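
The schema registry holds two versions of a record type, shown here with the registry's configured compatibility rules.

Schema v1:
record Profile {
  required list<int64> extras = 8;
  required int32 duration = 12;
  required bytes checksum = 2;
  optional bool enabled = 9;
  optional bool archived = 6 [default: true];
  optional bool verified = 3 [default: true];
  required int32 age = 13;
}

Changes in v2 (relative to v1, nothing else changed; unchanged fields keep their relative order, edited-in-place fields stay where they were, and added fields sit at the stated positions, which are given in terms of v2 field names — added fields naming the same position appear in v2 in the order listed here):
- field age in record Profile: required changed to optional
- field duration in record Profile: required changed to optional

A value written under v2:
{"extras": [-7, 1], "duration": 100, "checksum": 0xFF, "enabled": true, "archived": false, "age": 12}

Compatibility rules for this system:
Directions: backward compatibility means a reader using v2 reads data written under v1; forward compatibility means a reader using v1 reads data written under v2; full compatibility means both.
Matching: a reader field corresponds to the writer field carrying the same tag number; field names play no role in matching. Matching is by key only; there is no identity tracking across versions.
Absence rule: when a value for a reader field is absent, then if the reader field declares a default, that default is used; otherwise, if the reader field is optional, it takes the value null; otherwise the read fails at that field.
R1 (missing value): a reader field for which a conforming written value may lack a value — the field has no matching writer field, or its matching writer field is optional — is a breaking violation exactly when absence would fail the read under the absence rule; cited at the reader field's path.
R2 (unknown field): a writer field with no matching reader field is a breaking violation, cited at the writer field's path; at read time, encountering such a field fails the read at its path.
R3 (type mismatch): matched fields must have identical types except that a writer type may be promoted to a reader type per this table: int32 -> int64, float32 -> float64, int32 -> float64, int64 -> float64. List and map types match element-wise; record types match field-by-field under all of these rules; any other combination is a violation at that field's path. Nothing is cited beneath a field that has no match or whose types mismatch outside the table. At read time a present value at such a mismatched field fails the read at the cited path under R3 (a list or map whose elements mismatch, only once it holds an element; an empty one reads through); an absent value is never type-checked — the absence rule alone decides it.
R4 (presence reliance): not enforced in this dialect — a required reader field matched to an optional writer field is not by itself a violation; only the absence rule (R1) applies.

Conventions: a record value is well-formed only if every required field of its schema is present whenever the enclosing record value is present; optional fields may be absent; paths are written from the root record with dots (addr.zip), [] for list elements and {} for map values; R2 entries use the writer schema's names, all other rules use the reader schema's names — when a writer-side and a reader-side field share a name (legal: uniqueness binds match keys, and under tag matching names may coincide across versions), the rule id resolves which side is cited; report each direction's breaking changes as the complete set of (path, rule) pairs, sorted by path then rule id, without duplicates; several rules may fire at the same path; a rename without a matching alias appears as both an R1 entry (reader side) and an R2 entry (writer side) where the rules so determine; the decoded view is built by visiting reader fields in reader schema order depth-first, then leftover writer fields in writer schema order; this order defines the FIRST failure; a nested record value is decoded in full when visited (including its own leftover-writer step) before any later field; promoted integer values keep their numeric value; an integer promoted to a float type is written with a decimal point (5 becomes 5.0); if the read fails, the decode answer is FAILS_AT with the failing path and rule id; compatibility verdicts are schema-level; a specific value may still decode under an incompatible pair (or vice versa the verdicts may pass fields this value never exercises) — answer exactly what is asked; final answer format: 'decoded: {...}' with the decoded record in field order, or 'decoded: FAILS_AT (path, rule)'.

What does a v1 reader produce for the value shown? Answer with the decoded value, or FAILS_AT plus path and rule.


in Profile below, arrows point writer -> reader
migrating the Profile value to v1:
  extras := [-7, 1]
  duration := 100
  checksum := 0xFF
  enabled := true
  archived := false
  verified := true (absent -> default)
  age := 12
  => decoded: {"extras": [-7, 1], "duration": 100, "checksum": 0xFF, "enabled": true, "archived": false, "verified": true, "age": 12}
the rest of the Profile diff is inert for this question:
  field age in record Profile: required changed to optional -> affects the rule determinations only; this particular Profile value decodes identically
  field duration in record Profile: required changed to optional -> affects the rule determinations only; this particular Profile value decodes identically

decoded: {"extras": [-7, 1], "duration": 100, "checksum": 0xFF, "enabled": true, "archived": false, "verified": true, "age": 12}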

◆ What this task involves ◆
Write out the entries above word for word.

◆ Solution to this problem ◆
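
The schema registry holds two versions of a record type, shown here with the registry's configured compatibility rules.

Schema v1:
record Profile {
  required list<int64> extras = 8;
  required int32 duration = 12;
  required bytes checksum = 2;
  optional bool enabled = 9;
  optional bool archived = 6 [default: true];
  optional bool verified = 3 [default: true];
  required int32 age = 13;
}

Changes in v2 (relative to v1, nothing else changed; unchanged fields keep their relative order, edited-in-place fields stay where they were, and added fields sit at the stated positions, which are given in terms of v2 field names — added fields naming the same position appear in v2 in the order listed here):
- field age in record Profile: required changed to optional
- field duration in record Profile: required changed to optional

A value written under v2:
{"extras": [-7, 1], "duration": 100, "checksum": 0xFF, "enabled": true, "archived": false, "age": 12}

Compatibility rules for this system:
Directions: backward compatibility means a reader using v2 reads data written under v1; forward compatibility means a reader using v1 reads data written under v2; full compatibility means both.
Matching: a reader field corresponds to the writer field carrying the same tag number; field names play no role in matching. Matching is by key only; there is no identity tracking across versions.
Absence rule: when a value for a reader field is absent, then if the reader field declares a default, that default is used; otherwise, if the reader field is optional, it takes the value null; otherwise the read fails at that field.
R1 (missing value): a reader field for which a conforming written value may lack a value — the field has no matching writer field, or its matching writer field is optional — is a breaking violation exactly when absence would fail the read under the absence rule; cited at the reader field's path.
R2 (unknown field): a writer field with no matching reader field is a breaking violation, cited at the writer field's path; at read time, encountering such a field fails the read at its path.
R3 (type mismatch): matched fields must have identical types except that a writer type may be promoted to a reader type per this table: int32 -> int64, float32 -> float64, int32 -> float64, int64 -> float64. List and map types match element-wise; record types match field-by-field under all of these rules; any other combination is a violation at that field's path. Nothing is cited beneath a field that has no match or whose types mismatch outside the table. At read time a present value at such a mismatched field fails the read at the cited path under R3 (a list or map whose elements mismatch, only once it holds an element; an empty one reads through); an absent value is never type-checked — the absence rule alone decides it.
R4 (presence reliance): not enforced in this dialect — a required reader field matched to an optional writer field is not by itself a violation; only the absence rule (R1) applies.

Conventions: a record value is well-formed only if every required field of its schema is present whenever the enclosing record value is present; optional fields may be absent; paths are written from the root record with dots (addr.zip), [] for list elements and {} for map values; R2 entries use the writer schema's names, all other rules use the reader schema's names — when a writer-side and a reader-side field share a name (legal: uniqueness binds match keys, and under tag matching names may coincide across versions), the rule id resolves which side is cited; report each direction's breaking changes as the complete set of (path, rule) pairs, sorted by path then rule id, without duplicates; several rules may fire at the same path; a rename without a matching alias appears as both an R1 entry (reader side) and an R2 entry (writer side) where the rules so determine; the decoded view is built by visiting reader fields in reader schema order depth-first, then leftover writer fields in writer schema order; this order defines the FIRST failure; a nested record value is decoded in full when visited (including its own leftover-writer step) before any later field; promoted integer values keep their numeric value; an integer promoted to a float type is written with a decimal point (5 becomes 5.0); if the read fails, the decode answer is FAILS_AT with the failing path and rule id; compatibility verdicts are schema-level; a specific value may still decode under an incompatible pair (or vice versa the verdicts may pass fields this value never exercises) — answer exactly what is asked; final answer format: 'decoded: {...}' with the decoded record in field order, or 'decoded: FAILS_AT (path, rule)'.

What does a v1 reader produce for the value shown? Answer with the decoded value, or FAILS_AT plus path and rule.


in Profile below, arrows point writer -> reader
migrating the Profile value to v1:
  extras := [-7, 1]
  duration := 100
  checksum := 0xFF
  enabled := true
  archived := false
  verified := true (absent -> default)
  age := 12
  => decoded: {"extras": [-7, 1], "duration": 100, "checksum": 0xFF, "enabled": true, "archived": false, "verified": true, "age": 12}
the rest of the Profile diff is inert for this question:
  field age in record Profile: required changed to optional -> affects the rule determinations only; this particular Profile value decodes identically
  field duration in record Profile: required changed to optional -> affects the rule determinations only; this particular Profile value decodes identically

decoded: {"extras": [-7, 1], "duration": 100, "checksum": 0xFF, "enabled": true, "archived": false, "verified": true, "age": 12}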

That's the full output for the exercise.